**Task to carry out:**
Look through the data below and return each line where "library" appears.

[Saved entries]
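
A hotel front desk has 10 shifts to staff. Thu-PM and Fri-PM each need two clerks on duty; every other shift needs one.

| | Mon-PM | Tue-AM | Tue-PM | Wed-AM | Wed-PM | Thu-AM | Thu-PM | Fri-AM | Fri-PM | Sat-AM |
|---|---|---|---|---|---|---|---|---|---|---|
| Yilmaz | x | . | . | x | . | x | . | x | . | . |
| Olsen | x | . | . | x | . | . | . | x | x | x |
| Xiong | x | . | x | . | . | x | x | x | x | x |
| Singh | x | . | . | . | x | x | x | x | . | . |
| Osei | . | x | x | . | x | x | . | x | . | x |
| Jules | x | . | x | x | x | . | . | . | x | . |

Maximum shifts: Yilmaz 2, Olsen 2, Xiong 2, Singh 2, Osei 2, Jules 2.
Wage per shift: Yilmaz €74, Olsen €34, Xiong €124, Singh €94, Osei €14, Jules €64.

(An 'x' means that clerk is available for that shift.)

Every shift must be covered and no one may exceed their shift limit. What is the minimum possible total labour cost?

€808

Tue-AM can only be covered by Osei, so that assignment is forced.
Thu-PM can only be covered by Xiong and Singh, so that assignment is forced.
Picking the cheapest available clerk for each shift independently would cost €468, but that ignores the shift limits.
An optimal schedule: Mon-PM→Jules, Tue-AM→Osei, Tue-PM→Xiong, Wed-AM→Yilmaz, Wed-PM→Singh, Thu-AM→Yilmaz, Thu-PM→Xiong+Singh, Fri-AM→Osei, Fri-PM→Olsen+Jules, Sat-AM→Olsen.
Total: 64 + 14 + 124 + 74 + 94 + 74 + 124 + 94 + 14 + 34 + 64 + 34 = €808.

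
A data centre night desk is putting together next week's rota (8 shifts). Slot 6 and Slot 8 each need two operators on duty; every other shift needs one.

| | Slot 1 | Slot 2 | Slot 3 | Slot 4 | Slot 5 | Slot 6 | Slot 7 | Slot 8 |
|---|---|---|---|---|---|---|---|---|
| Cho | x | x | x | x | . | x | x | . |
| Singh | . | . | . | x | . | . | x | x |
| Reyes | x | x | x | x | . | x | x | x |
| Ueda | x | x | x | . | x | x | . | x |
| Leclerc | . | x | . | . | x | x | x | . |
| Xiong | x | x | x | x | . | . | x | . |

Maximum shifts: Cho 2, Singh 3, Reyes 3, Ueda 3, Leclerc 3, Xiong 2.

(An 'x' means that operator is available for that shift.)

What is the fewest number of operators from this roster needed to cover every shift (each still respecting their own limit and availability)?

10 slots to fill and no one can take more than 3, so at least ⌈10/3⌉ = 4 operators are needed.
Cho, Singh, Reyes, and Ueda alone can cover everything: Slot 1→Cho, Slot 2→Cho, Slot 3→Reyes, Slot 4→Singh, Slot 5→Ueda, Slot 6→Reyes+Ueda, Slot 7→Singh, Slot 8→Singh+Reyes.

4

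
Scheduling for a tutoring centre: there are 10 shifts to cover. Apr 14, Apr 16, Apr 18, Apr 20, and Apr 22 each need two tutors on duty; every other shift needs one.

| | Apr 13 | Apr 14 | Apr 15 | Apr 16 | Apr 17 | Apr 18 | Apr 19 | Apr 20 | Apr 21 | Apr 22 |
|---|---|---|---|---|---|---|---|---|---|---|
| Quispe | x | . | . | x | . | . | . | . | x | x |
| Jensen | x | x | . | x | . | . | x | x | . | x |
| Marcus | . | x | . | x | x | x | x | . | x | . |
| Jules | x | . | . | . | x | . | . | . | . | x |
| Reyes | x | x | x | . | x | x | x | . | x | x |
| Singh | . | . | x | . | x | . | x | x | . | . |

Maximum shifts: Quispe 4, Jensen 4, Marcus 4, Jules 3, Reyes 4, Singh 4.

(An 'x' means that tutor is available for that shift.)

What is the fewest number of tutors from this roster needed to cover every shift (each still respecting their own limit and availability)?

15 slots to fill and no one can take more than 4, so at least ⌈15/4⌉ = 4 tutors are needed.
Jensen, Marcus, Reyes, and Singh alone can cover everything: Apr 13→Jensen, Apr 14→Marcus+Reyes, Apr 15→Reyes, Apr 16→Jensen+Marcus, Apr 17→Singh, Apr 18→Marcus+Reyes, Apr 19→Singh, Apr 20→Jensen+Singh, Apr 21→Marcus, Apr 22→Jensen+Reyes.

4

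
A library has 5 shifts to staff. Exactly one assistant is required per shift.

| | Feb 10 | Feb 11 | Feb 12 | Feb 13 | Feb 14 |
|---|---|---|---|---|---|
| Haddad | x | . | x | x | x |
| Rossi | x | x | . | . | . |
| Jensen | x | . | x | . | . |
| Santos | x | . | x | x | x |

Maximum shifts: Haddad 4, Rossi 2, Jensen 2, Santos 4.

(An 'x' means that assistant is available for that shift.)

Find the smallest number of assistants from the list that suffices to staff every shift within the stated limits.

2

5 slots to fill and no one can take more than 4, so at least ⌈5/4⌉ = 2 assistants are needed.
Haddad and Rossi alone can cover everything: Feb 10→Haddad, Feb 11→Rossi, Feb 12→Haddad, Feb 13→Haddad, Feb 14→Haddad.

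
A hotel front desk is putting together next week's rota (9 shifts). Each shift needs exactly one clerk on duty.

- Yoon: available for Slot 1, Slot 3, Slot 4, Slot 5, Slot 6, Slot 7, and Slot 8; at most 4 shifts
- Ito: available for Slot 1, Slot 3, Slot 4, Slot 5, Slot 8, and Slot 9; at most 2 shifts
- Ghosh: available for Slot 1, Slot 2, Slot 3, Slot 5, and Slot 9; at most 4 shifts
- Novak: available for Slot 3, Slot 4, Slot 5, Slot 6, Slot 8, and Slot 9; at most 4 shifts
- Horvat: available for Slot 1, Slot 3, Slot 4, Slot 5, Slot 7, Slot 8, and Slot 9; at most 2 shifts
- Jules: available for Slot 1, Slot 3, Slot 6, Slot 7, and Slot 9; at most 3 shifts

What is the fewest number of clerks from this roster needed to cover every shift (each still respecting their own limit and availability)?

9 slots to fill and no one can take more than 4, so at least ⌈9/4⌉ = 3 clerks are needed.
Yoon, Ito, and Ghosh alone can cover everything: Slot 1→Ito, Slot 2→Ghosh, Slot 3→Ghosh, Slot 4→Yoon, Slot 5→Ghosh, Slot 6→Yoon, Slot 7→Yoon, Slot 8→Yoon, Slot 9→Ito.

3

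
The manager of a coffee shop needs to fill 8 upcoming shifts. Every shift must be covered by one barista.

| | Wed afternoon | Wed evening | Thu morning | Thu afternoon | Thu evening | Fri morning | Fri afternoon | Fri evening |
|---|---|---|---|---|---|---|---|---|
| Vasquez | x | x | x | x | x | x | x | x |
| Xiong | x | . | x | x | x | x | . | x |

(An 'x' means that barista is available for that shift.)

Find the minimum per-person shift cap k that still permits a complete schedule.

With 2 baristas and 8 worker-slots to fill, someone must work at least ⌈8/2⌉ = 4 shifts, so k ≥ 4.
k = 4 works: Wed afternoon→Vasquez, Wed evening→Vasquez, Thu morning→Vasquez, Thu afternoon→Xiong, Thu evening→Xiong, Fri morning→Xiong, Fri afternoon→Vasquez, Fri evening→Xiong.
Loads: Vasquez 4, Xiong 4 — all ≤ 4.

4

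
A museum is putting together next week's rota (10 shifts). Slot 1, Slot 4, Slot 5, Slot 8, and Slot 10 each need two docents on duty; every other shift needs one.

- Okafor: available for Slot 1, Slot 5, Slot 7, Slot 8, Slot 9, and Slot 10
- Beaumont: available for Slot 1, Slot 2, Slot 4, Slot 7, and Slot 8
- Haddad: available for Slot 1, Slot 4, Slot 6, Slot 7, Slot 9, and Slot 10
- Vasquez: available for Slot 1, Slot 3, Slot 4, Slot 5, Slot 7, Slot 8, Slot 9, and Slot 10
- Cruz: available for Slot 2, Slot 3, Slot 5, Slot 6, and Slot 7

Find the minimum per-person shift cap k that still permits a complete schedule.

With 5 docents and 15 worker-slots to fill, someone must work at least ⌈15/5⌉ = 3 shifts, so k ≥ 3.
k = 3 works: Slot 1→Haddad+Vasquez, Slot 2→Beaumont, Slot 3→Vasquez, Slot 4→Beaumont+Haddad, Slot 5→Okafor+Cruz, Slot 6→Cruz, Slot 7→Cruz, Slot 8→Okafor+Beaumont, Slot 9→Okafor, Slot 10→Haddad+Vasquez.
Loads: Okafor 3, Beaumont 3, Haddad 3, Vasquez 3, Cruz 3 — all ≤ 3.

3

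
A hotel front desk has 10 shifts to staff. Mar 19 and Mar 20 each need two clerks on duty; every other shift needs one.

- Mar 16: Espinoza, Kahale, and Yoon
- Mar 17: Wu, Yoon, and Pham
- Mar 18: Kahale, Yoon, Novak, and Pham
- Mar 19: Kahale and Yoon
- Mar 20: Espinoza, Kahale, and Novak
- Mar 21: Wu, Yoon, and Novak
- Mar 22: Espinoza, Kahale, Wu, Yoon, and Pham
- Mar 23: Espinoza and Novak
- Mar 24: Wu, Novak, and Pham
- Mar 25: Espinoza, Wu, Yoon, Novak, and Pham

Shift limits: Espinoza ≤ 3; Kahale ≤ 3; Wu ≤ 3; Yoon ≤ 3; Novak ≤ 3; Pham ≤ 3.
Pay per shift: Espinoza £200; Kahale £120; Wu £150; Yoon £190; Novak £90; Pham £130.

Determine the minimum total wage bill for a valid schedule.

Mar 19 can only be covered by Kahale and Yoon, so that assignment is forced.
Picking the cheapest available clerk for each shift independently would cost £1340, but that ignores the shift limits.
An optimal schedule: Mar 16→Kahale, Mar 17→Pham, Mar 18→Pham, Mar 19→Kahale+Yoon, Mar 20→Novak+Kahale, Mar 21→Novak, Mar 22→Wu, Mar 23→Novak, Mar 24→Pham, Mar 25→Wu.
Total: 120 + 130 + 130 + 120 + 190 + 90 + 120 + 90 + 150 + 90 + 130 + 150 = £1510.

£1510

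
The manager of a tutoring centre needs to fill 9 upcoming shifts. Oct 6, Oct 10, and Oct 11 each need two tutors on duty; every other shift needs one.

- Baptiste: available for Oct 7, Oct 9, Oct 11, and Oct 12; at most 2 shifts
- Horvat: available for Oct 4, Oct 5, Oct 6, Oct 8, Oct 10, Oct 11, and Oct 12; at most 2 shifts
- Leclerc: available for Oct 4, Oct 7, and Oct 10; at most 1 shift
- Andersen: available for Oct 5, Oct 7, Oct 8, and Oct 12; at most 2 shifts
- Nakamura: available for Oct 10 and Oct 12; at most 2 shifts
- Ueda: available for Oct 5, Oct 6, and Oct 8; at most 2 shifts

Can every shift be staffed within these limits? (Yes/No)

Shifts {Oct 4, Oct 6, Oct 10, Oct 11} need 7 worker-slots in total, but the tutors available for any of those shifts (Baptiste, Horvat, Leclerc, Nakamura, and Ueda) can supply at most 6 among them. So no valid schedule exists.

No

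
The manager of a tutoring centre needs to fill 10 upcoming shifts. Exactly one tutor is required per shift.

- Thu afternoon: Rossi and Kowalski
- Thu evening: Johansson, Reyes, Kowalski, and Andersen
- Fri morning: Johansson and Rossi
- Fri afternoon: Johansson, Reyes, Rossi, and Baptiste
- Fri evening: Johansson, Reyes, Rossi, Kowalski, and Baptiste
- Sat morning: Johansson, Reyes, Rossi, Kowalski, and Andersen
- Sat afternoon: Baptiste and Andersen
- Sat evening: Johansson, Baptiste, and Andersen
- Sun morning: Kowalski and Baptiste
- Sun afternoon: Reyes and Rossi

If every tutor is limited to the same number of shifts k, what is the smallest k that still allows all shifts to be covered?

2

With 6 tutors and 10 worker-slots to fill, someone must work at least ⌈10/6⌉ = 2 shifts, so k ≥ 2.
k = 2 works: Thu afternoon→Rossi, Thu evening→Reyes, Fri morning→Johansson, Fri afternoon→Rossi, Fri evening→Kowalski, Sat morning→Andersen, Sat afternoon→Baptiste, Sat evening→Johansson, Sun morning→Kowalski, Sun afternoon→Reyes.
Loads: Johansson 2, Reyes 2, Rossi 2, Kowalski 2, Baptiste 1, Andersen 1 — all ≤ 2.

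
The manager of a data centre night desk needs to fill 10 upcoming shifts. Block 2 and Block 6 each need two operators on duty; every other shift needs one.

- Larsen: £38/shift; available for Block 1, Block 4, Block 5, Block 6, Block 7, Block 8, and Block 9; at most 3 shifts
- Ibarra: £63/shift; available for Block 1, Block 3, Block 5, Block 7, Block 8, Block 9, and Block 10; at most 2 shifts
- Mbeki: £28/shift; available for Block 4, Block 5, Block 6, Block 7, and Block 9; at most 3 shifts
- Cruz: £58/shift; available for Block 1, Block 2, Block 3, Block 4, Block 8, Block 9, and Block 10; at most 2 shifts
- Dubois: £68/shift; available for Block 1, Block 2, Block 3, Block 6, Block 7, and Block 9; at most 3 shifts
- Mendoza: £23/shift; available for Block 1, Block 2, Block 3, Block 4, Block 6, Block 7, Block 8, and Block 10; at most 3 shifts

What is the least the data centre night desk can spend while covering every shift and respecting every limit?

Picking the cheapest available operator for each shift independently would cost £326, but that ignores the shift limits.
An optimal schedule: Block 1→Larsen, Block 2→Mendoza+Cruz, Block 3→Mendoza, Block 4→Mbeki, Block 5→Mbeki, Block 6→Mbeki+Larsen, Block 7→Ibarra, Block 8→Larsen, Block 9→Cruz, Block 10→Mendoza.
Total: 38 + 23 + 58 + 23 + 28 + 28 + 28 + 38 + 63 + 38 + 58 + 23 = £446.

£446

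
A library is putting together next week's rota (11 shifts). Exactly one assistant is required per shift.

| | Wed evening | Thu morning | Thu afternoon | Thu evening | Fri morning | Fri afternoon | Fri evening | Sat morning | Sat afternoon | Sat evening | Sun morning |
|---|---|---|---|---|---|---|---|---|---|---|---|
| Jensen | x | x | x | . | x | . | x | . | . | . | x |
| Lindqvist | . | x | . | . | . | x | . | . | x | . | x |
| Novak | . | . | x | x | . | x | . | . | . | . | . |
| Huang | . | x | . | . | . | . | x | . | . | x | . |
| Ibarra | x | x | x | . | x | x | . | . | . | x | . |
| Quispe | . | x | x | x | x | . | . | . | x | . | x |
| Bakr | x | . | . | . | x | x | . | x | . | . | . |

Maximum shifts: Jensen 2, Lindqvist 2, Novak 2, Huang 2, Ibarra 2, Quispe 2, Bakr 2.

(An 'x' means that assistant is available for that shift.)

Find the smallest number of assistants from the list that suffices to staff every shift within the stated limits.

11 slots to fill and no one can take more than 2, so at least ⌈11/2⌉ = 6 assistants are needed.
Jensen, Lindqvist, Novak, Huang, Ibarra, and Bakr alone can cover everything: Wed evening→Ibarra, Thu morning→Lindqvist, Thu afternoon→Novak, Thu evening→Novak, Fri morning→Ibarra, Fri afternoon→Bakr, Fri evening→Jensen, Sat morning→Bakr, Sat afternoon→Lindqvist, Sat evening→Huang, Sun morning→Jensen.

6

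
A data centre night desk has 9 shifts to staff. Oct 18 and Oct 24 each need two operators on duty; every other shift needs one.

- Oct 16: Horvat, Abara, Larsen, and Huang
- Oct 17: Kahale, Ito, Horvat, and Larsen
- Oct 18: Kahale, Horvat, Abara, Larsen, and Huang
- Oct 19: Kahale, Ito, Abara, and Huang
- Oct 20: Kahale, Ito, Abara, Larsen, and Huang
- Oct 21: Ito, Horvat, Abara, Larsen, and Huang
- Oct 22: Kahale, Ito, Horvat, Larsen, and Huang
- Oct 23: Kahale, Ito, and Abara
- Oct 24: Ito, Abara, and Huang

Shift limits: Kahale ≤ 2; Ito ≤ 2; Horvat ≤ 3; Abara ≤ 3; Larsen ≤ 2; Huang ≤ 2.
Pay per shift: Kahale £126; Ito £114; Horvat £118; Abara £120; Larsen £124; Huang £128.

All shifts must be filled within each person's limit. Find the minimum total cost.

£1316

Picking the cheapest available operator for each shift independently would cost £1274, but that ignores the shift limits.
An optimal schedule: Oct 16→Horvat, Oct 17→Horvat, Oct 18→Larsen+Kahale, Oct 19→Abara, Oct 20→Abara, Oct 21→Horvat, Oct 22→Larsen, Oct 23→Ito, Oct 24→Ito+Abara.
Total: 118 + 118 + 124 + 126 + 120 + 120 + 118 + 124 + 114 + 114 + 120 = £1316.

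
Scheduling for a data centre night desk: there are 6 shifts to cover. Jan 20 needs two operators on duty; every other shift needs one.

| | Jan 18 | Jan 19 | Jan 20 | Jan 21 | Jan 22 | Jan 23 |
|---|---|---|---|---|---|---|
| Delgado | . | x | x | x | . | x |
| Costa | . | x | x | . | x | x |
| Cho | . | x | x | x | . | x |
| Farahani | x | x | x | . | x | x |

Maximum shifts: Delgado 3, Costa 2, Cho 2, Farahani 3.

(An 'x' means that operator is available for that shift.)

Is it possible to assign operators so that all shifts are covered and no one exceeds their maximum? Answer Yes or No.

Jan 18 can only be covered by Farahani, so that assignment is forced.
One valid schedule: Jan 18→Farahani, Jan 19→Delgado, Jan 20→Costa+Cho, Jan 21→Delgado, Jan 22→Costa, Jan 23→Delgado.
Loads: Delgado 3/3, Costa 2/2, Cho 1/2, Farahani 1/3 — all within limits.

Yes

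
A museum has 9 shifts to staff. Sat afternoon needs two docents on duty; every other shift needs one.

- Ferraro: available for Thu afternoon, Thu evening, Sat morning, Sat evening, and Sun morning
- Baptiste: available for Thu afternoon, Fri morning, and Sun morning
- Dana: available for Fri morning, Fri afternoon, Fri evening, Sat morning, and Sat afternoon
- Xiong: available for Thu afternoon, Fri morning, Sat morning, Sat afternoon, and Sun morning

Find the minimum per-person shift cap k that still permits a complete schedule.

3

With 4 docents and 10 worker-slots to fill, someone must work at least ⌈10/4⌉ = 3 shifts, so k ≥ 3.
k = 3 works: Thu afternoon→Ferraro, Thu evening→Ferraro, Fri morning→Baptiste, Fri afternoon→Dana, Fri evening→Dana, Sat morning→Xiong, Sat afternoon→Dana+Xiong, Sat evening→Ferraro, Sun morning→Baptiste.
Loads: Ferraro 3, Baptiste 2, Dana 3, Xiong 2 — all ≤ 3.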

**Written solution:**
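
A library has 5 shifts to staff. Exactly one assistant is required per shift.
A library is putting together next week's rota (11 shifts). Exactly one assistant is required per shift.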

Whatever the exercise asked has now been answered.